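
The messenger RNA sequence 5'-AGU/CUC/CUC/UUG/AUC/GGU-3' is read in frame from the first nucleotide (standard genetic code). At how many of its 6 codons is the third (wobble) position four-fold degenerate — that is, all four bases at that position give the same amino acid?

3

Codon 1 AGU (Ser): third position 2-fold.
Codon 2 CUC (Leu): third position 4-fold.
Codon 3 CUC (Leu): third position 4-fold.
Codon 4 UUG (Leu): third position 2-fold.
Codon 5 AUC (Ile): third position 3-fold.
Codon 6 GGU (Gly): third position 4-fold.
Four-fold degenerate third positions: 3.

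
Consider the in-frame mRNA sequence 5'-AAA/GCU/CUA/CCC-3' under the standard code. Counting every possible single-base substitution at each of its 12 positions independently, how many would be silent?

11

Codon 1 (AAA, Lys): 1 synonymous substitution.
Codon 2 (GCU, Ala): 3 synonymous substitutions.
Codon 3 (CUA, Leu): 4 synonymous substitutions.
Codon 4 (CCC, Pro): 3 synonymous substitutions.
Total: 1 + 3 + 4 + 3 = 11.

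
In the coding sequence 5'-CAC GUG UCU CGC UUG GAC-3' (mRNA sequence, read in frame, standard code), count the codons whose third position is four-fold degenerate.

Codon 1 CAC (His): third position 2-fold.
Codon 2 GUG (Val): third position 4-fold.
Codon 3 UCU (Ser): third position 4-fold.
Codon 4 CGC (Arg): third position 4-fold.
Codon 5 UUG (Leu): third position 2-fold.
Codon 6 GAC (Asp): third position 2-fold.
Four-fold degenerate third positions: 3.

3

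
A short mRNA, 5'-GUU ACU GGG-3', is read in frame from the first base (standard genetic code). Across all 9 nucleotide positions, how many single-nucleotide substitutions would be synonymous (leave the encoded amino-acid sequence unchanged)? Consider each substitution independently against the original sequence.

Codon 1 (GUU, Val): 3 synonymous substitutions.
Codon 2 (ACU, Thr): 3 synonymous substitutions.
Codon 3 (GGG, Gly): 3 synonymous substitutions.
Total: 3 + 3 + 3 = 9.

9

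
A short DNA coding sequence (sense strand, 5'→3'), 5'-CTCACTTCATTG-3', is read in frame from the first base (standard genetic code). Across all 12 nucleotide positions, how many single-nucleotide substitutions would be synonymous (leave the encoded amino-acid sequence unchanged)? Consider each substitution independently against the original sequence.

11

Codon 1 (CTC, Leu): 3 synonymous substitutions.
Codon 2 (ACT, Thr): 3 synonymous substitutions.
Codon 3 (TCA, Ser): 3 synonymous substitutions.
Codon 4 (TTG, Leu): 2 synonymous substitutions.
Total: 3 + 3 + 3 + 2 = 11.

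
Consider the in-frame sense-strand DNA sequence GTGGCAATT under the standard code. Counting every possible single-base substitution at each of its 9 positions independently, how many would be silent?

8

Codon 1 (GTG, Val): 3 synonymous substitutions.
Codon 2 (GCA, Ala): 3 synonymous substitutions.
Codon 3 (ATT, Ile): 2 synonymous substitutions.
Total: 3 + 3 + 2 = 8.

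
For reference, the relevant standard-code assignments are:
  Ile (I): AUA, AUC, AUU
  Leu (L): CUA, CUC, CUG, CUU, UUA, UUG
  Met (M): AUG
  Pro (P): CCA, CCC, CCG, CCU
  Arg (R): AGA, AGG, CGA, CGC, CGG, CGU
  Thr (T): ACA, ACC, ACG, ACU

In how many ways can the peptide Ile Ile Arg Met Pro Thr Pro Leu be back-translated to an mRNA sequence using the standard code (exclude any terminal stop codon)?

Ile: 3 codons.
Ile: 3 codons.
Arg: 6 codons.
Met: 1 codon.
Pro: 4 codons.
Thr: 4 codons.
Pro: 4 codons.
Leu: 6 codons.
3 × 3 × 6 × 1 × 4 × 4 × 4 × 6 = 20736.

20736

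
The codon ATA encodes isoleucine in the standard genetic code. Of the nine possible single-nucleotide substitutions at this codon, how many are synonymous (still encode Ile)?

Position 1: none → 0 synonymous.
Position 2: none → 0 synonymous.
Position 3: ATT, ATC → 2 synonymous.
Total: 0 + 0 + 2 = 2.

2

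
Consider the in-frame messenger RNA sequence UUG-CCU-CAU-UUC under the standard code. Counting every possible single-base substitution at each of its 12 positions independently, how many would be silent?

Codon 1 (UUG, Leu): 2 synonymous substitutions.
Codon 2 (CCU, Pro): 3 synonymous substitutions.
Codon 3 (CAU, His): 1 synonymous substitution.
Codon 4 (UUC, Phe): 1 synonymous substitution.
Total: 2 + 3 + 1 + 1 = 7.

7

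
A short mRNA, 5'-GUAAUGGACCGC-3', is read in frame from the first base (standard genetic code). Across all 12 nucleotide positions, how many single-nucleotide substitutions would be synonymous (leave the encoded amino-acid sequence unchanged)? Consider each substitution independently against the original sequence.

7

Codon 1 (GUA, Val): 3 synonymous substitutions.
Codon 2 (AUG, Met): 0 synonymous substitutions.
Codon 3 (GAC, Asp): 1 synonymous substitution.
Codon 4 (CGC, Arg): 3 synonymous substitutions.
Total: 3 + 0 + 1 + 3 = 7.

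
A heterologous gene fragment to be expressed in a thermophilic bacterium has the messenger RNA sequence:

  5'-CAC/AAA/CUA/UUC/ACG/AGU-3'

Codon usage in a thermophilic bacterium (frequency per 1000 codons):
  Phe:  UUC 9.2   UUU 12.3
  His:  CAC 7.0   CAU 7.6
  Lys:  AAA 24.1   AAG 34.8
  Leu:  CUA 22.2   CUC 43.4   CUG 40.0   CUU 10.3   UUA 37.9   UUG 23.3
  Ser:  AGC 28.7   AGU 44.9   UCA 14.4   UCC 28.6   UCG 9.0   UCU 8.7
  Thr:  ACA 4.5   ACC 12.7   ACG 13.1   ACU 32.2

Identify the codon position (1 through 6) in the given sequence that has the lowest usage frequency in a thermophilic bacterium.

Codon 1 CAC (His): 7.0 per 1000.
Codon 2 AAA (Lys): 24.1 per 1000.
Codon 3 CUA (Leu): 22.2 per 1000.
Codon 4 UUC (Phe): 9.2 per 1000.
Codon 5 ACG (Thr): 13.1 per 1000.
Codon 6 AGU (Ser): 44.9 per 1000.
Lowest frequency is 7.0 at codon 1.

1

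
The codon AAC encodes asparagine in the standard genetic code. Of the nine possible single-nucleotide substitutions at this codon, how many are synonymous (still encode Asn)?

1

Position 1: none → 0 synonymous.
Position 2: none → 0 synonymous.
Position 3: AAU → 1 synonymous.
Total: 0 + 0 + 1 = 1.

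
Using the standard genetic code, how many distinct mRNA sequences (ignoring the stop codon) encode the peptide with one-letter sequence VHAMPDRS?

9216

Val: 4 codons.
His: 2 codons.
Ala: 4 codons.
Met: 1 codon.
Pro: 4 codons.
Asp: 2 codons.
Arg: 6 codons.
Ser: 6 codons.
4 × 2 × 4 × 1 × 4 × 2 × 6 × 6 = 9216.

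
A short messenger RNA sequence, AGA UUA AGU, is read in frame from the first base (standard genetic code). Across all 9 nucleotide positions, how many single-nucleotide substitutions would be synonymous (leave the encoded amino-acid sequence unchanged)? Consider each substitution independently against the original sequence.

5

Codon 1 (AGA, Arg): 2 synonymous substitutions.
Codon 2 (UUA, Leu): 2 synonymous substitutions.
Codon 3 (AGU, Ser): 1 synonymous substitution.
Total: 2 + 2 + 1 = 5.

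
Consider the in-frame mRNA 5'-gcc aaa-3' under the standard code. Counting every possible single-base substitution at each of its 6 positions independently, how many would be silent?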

THE PROBLEM> All lines above from the line with "For reference, the" through the line with "Thr (T): ACA, ACC, ACG, ACU", both included, are to be set down exactly, with nothing else.

SOLUTION TO THIS PROBLEM>
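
For reference, the relevant standard-code assignments are:
  Ile (I): AUA, AUC, AUU
  Leu (L): CUA, CUC, CUG, CUU, UUA, UUG
  Met (M): AUG
  Pro (P): CCA, CCC, CCG, CCU
  Arg (R): AGA, AGG, CGA, CGC, CGG, CGU
  Thr (T): ACA, ACC, ACG, ACU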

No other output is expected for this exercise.